[Dataset entries]

# # # # # # #

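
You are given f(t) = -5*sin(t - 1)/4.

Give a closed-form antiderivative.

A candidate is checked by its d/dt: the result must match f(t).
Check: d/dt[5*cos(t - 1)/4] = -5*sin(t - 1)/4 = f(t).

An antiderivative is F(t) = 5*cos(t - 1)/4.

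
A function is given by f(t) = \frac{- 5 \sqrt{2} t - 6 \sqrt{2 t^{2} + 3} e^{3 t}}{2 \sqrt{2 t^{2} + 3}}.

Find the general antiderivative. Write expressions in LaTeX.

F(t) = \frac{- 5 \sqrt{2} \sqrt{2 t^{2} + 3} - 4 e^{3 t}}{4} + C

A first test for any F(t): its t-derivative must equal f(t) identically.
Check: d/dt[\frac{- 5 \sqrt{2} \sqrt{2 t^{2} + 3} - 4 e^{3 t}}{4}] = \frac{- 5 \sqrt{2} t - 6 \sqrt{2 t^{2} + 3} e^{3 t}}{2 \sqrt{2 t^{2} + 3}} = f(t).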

# # # # # # #

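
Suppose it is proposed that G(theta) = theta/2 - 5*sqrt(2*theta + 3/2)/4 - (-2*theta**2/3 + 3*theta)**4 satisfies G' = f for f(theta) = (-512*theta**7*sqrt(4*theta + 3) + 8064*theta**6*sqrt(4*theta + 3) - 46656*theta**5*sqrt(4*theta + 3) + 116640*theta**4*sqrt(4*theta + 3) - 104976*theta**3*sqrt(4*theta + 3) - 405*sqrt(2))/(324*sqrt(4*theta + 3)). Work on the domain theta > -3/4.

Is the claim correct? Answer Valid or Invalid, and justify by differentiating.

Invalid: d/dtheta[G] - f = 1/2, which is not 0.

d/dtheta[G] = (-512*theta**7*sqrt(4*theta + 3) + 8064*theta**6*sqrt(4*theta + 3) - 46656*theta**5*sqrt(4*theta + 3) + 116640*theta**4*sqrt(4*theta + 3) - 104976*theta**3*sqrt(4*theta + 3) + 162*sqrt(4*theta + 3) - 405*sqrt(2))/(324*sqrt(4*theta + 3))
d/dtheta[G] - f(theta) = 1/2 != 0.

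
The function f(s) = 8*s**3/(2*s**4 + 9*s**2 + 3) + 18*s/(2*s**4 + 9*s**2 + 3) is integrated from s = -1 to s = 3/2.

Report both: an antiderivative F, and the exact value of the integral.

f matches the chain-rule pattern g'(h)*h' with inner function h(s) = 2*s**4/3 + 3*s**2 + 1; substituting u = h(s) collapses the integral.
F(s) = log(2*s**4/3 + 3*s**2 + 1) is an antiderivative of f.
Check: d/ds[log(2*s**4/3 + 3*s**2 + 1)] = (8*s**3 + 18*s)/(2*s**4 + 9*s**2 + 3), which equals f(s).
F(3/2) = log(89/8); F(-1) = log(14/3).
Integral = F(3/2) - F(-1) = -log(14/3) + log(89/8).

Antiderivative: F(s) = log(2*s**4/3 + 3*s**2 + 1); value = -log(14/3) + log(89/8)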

# # # # # # #

EXERCISE INSTRUCTIONS: Extract exactly and only the lines above from the line containing "You are given f(t) = -5*sin(t - 1)/4." through the line containing "A function is", both end lines included.

RESULT OF THIS TASK:
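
You are given f(t) = -5*sin(t - 1)/4.

Give a closed-form antiderivative.

A candidate is checked by its d/dt: the result must match f(t).
Check: d/dt[5*cos(t - 1)/4] = -5*sin(t - 1)/4 = f(t).

An antiderivative is F(t) = 5*cos(t - 1)/4.

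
A function is given by f(t) = \frac{- 5 \sqrt{2} t - 6 \sqrt{2 t^{2} + 3} e^{3 t}}{2 \sqrt{2 t^{2} + 3}}.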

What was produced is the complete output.